---------- The data

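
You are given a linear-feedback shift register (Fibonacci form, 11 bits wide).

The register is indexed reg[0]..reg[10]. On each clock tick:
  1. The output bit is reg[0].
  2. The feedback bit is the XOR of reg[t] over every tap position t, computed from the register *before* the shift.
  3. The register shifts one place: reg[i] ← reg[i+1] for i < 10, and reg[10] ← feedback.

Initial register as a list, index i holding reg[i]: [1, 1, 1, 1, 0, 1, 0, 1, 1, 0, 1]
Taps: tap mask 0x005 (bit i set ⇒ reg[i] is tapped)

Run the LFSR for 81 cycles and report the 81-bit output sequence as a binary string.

111101011010010001100110101111111000100000110101000111000010110110010011011110111

step | reg (before) | out | fb
   0 | 11110101101 | 1 | 0
   1 | 11101011010 | 1 | 0
   2 | 11010110100 | 1 | 1
   3 | 10101101001 | 1 | 0
   4 | 01011010010 | 0 | 0
   5 | 10110100100 | 1 | 0
   6 | 01101001000 | 0 | 1
   7 | 11010010001 | 1 | 1
   8 | 10100100011 | 1 | 0
   9 | 01001000110 | 0 | 0
  10 | 10010001100 | 1 | 1
  11 | 00100011001 | 0 | 1
  12 | 01000110011 | 0 | 0
  13 | 10001100110 | 1 | 1
  14 | 00011001101 | 0 | 0
  15 | 00110011010 | 0 | 1
  16 | 01100110101 | 0 | 1
  17 | 11001101011 | 1 | 1
  18 | 10011010111 | 1 | 1
  19 | 00110101111 | 0 | 1
  20 | 01101011111 | 0 | 1
  21 | 11010111111 | 1 | 1
  22 | 10101111111 | 1 | 0
  23 | 01011111110 | 0 | 0
  24 | 10111111100 | 1 | 0
  25 | 01111111000 | 0 | 1
  26 | 11111110001 | 1 | 0
  27 | 11111100010 | 1 | 0
  28 | 11111000100 | 1 | 0
  29 | 11110001000 | 1 | 0
  30 | 11100010000 | 1 | 0
  31 | 11000100000 | 1 | 1
  32 | 10001000001 | 1 | 1
  33 | 00010000011 | 0 | 0
  34 | 00100000110 | 0 | 1
  35 | 01000001101 | 0 | 0
  36 | 10000011010 | 1 | 1
  37 | 00000110101 | 0 | 0
  38 | 00001101010 | 0 | 0
  39 | 00011010100 | 0 | 0
  40 | 00110101000 | 0 | 1
  41 | 01101010001 | 0 | 1
  42 | 11010100011 | 1 | 1
  43 | 10101000111 | 1 | 0
  44 | 01010001110 | 0 | 0
  45 | 10100011100 | 1 | 0
  46 | 01000111000 | 0 | 0
  47 | 10001110000 | 1 | 1
  48 | 00011100001 | 0 | 0
  49 | 00111000010 | 0 | 1
  50 | 01110000101 | 0 | 1
  51 | 11100001011 | 1 | 0
  52 | 11000010110 | 1 | 1
  53 | 10000101101 | 1 | 1
  54 | 00001011011 | 0 | 0
  55 | 00010110110 | 0 | 0
  56 | 00101101100 | 0 | 1
  57 | 01011011001 | 0 | 0
  58 | 10110110010 | 1 | 0
  59 | 01101100100 | 0 | 1
  60 | 11011001001 | 1 | 1
  61 | 10110010011 | 1 | 0
  62 | 01100100110 | 0 | 1
  63 | 11001001101 | 1 | 1
  64 | 10010011011 | 1 | 1
  65 | 00100110111 | 0 | 1
  66 | 01001101111 | 0 | 0
  67 | 10011011110 | 1 | 1
  68 | 00110111101 | 0 | 1
  69 | 01101111011 | 0 | 1
  70 | 11011110111 | 1 | 1
  71 | 10111101111 | 1 | 0
  72 | 01111011110 | 0 | 1
  73 | 11110111101 | 1 | 0
  74 | 11101111010 | 1 | 0
  75 | 11011110100 | 1 | 1
  76 | 10111101001 | 1 | 0
  77 | 01111010010 | 0 | 1
  78 | 11110100101 | 1 | 0
  79 | 11101001010 | 1 | 0
  80 | 11010010100 | 1 | 1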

--------------------

Work task =
In the records above, find the line with "Initial register as"; write out exactly that line and each one after it, stopping after the line with "Taps: tap mask".

The completed task =
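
Initial register as a list, index i holding reg[i]: [1, 1, 1, 1, 0, 1, 0, 1, 1, 0, 1]
Taps: tap mask 0x005 (bit i set ⇒ reg[i] is tapped)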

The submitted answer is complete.